HOW TO COMPLETE THIS TASK: Set out exactly, line by line, the stretch of data below that begins at the line containing "4293 +4043 = 8336" and ends at the line containing "67419 - 36366", with both ends kept.

RECORDS SHOWN:
*** Block opens ***

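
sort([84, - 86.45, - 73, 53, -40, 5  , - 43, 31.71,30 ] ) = [ - 86.45, - 73,-43, - 40  ,  5,30, 31.71, 53,84 ] 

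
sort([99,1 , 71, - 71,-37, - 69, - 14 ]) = [ - 71, - 69, - 37, - 14, 1,71,99] 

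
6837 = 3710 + 3127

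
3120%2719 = 401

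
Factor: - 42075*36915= - 3^3*5^3*11^1*17^1*23^1  *107^1 = - 1553198625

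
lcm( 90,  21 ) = 630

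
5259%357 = 261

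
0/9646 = 0 = 0.00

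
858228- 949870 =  - 91642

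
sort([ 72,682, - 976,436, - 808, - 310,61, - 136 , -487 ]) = [ - 976, - 808,-487, - 310, - 136,61,  72,436,682]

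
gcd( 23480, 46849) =1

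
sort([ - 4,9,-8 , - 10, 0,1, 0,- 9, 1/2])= [ - 10, - 9, - 8 , - 4, 0, 0,1/2, 1,9 ] 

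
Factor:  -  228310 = -2^1*5^1*17^2*79^1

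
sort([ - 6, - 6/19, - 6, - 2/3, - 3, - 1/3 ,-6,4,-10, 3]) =[ - 10,- 6,-6, - 6,-3, - 2/3, - 1/3, - 6/19,3,4]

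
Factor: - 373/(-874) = 2^( - 1 )*19^(-1)*23^(- 1) * 373^1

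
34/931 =34/931 = 0.04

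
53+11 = 64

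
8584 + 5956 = 14540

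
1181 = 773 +408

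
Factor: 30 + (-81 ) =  - 3^1*17^1=-51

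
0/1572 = 0  =  0.00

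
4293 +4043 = 8336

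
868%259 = 91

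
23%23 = 0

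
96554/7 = 96554/7 = 13793.43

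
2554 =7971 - 5417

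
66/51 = 1+ 5/17 = 1.29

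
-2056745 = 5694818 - 7751563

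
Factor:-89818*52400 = -4706463200 = - 2^5*5^2*131^1*44909^1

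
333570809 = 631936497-298365688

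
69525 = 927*75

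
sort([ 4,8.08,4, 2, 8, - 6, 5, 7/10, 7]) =[-6, 7/10, 2,4, 4,5, 7,8,8.08]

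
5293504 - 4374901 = 918603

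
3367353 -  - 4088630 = 7455983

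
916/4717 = 916/4717 = 0.19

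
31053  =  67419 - 36366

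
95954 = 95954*1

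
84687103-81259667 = 3427436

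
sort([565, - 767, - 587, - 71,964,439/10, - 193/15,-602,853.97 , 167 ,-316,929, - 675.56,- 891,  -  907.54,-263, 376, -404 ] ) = [ - 907.54, - 891, - 767, - 675.56, - 602, - 587, - 404, -316, -263 , - 71, - 193/15,439/10,167 , 376,565,853.97, 929  ,  964] 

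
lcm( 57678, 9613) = 57678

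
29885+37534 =67419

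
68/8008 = 17/2002   =  0.01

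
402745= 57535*7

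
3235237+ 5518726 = 8753963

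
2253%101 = 31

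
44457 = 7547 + 36910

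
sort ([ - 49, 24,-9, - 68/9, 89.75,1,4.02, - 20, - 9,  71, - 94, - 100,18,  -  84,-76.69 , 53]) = [ - 100, - 94, - 84 , - 76.69,-49, -20,  -  9,  -  9,-68/9,  1, 4.02,18, 24,53,  71,89.75]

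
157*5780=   907460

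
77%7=0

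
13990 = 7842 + 6148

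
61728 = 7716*8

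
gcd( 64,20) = 4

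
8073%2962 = 2149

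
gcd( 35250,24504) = 6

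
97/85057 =97/85057 =0.00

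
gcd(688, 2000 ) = 16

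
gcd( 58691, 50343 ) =1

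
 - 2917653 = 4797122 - 7714775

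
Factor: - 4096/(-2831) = 2^12*19^ (-1 )*149^( - 1 )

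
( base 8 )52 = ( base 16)2A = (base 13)33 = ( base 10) 42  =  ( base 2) 101010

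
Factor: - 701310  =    -  2^1*3^1*5^1*97^1*241^1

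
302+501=803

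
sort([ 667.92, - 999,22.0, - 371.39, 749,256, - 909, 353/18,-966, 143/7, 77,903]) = [-999,-966, - 909, - 371.39,353/18, 143/7, 22.0, 77, 256, 667.92, 749,903]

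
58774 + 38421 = 97195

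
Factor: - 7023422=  - 2^1*7^1 * 31^1*16183^1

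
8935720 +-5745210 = 3190510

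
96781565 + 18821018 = 115602583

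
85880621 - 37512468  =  48368153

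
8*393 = 3144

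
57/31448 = 57/31448 = 0.00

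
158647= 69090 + 89557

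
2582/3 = 860 + 2/3= 860.67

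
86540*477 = 41279580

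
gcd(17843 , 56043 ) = 1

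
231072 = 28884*8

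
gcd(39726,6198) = 6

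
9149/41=223  +  6/41= 223.15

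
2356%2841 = 2356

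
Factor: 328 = 2^3*41^1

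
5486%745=271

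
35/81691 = 35/81691 = 0.00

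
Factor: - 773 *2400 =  - 1855200 = - 2^5* 3^1 *5^2*773^1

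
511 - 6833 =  -6322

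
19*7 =133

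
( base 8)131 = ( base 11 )81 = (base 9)108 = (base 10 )89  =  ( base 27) 38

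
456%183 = 90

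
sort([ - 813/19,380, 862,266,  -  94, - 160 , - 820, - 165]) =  [ - 820, - 165, - 160 , - 94, - 813/19,  266, 380,862 ]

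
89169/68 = 89169/68 = 1311.31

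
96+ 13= 109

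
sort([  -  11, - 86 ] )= [ - 86 ,-11]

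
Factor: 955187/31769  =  19^1*31769^( - 1 ) * 50273^1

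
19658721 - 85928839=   -  66270118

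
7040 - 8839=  - 1799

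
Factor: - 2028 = - 2^2*3^1*13^2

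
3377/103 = 3377/103 = 32.79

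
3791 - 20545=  - 16754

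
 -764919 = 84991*( - 9 ) 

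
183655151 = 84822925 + 98832226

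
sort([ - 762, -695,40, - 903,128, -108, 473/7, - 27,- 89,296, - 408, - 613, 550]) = [-903, - 762, - 695, - 613 , - 408, - 108,-89,  -  27, 40,  473/7, 128,296,550]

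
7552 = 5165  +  2387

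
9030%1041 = 702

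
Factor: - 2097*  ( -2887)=3^2*233^1*2887^1 = 6054039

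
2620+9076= 11696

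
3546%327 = 276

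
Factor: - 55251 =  - 3^2*7^1*877^1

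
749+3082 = 3831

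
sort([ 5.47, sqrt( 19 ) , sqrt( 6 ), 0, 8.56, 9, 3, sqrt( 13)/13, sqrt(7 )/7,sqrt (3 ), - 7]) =[ - 7,0 , sqrt( 13 )/13,sqrt( 7 )/7,sqrt( 3),sqrt(6 ), 3,sqrt( 19), 5.47,8.56, 9 ]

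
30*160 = 4800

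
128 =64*2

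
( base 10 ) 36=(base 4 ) 210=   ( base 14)28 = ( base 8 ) 44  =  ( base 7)51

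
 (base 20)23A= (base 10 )870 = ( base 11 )721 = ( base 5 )11440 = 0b1101100110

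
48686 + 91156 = 139842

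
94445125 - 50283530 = 44161595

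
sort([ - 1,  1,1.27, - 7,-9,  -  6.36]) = [-9,-7,-6.36, - 1,1,1.27 ]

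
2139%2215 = 2139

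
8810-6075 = 2735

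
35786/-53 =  - 35786/53=- 675.21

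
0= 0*2835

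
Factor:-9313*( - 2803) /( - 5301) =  - 3^(-2)*19^( - 1)*31^(-1)* 67^1*139^1*2803^1 = - 26104339/5301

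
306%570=306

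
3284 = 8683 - 5399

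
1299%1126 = 173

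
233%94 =45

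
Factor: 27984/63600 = 11/25 = 5^(-2)*11^1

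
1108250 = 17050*65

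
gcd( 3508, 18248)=4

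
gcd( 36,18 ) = 18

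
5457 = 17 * 321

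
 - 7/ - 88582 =7/88582 =0.00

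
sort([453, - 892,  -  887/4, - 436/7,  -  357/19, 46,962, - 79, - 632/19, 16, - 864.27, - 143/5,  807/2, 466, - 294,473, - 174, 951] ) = [ - 892,-864.27, - 294, - 887/4, -174 , - 79, - 436/7, - 632/19, - 143/5, - 357/19, 16, 46, 807/2, 453, 466 , 473, 951, 962]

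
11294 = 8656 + 2638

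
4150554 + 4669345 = 8819899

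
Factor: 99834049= 7^1*97^1*147031^1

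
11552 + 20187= 31739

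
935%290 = 65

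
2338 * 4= 9352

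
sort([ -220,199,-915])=[ -915, - 220, 199 ] 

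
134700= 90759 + 43941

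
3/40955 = 3/40955 =0.00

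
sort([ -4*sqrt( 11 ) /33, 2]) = [ - 4*sqrt( 11)/33,2] 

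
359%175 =9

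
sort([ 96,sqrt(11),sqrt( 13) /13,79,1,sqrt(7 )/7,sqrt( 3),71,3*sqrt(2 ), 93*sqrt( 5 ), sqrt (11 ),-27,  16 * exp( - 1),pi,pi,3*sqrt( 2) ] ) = [ - 27, sqrt(13 )/13,  sqrt ( 7)/7,1, sqrt( 3 ),pi, pi,sqrt(11), sqrt( 11 ), 3 *sqrt (2 ),  3*sqrt( 2 ),16*exp( -1 ), 71, 79, 96,93*sqrt(5)] 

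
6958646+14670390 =21629036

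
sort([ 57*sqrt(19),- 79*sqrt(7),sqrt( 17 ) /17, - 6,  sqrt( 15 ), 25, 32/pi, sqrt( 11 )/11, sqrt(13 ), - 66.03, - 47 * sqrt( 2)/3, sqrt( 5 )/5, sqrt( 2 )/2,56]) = [ - 79*sqrt(7 ), - 66.03, - 47*sqrt(2)/3, - 6, sqrt(17)/17 , sqrt(11 ) /11 , sqrt(5 )/5, sqrt ( 2 )/2, sqrt( 13 )  ,  sqrt(15 ) , 32/pi, 25,56,57 * sqrt ( 19 )] 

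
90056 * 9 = 810504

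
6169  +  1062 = 7231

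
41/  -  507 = -1 + 466/507 = -0.08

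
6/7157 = 6/7157 = 0.00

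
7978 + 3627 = 11605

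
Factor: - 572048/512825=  - 2^4 * 5^( - 2)*73^( - 1) * 281^( -1)*35753^1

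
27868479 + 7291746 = 35160225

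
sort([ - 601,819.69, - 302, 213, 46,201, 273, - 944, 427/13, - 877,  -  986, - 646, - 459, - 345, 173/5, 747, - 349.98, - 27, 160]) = [  -  986, - 944, -877, - 646, - 601, - 459, - 349.98, - 345, - 302, - 27,427/13,173/5, 46, 160, 201,213, 273,747 , 819.69]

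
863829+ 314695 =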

*** Block closes ***

FINISHED TASK:
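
4293 +4043 = 8336

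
868%259 = 91

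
23%23 = 0

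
96554/7 = 96554/7 = 13793.43

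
2554 =7971 - 5417

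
66/51 = 1+ 5/17 = 1.29

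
-2056745 = 5694818 - 7751563

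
Factor:-89818*52400 = -4706463200 = - 2^5*5^2*131^1*44909^1

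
333570809 = 631936497-298365688

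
69525 = 927*75

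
sort([ 4,8.08,4, 2, 8, - 6, 5, 7/10, 7]) =[-6, 7/10, 2,4, 4,5, 7,8,8.08]

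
5293504 - 4374901 = 918603

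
3367353 -  - 4088630 = 7455983

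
916/4717 = 916/4717 = 0.19

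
31053  =  67419 - 36366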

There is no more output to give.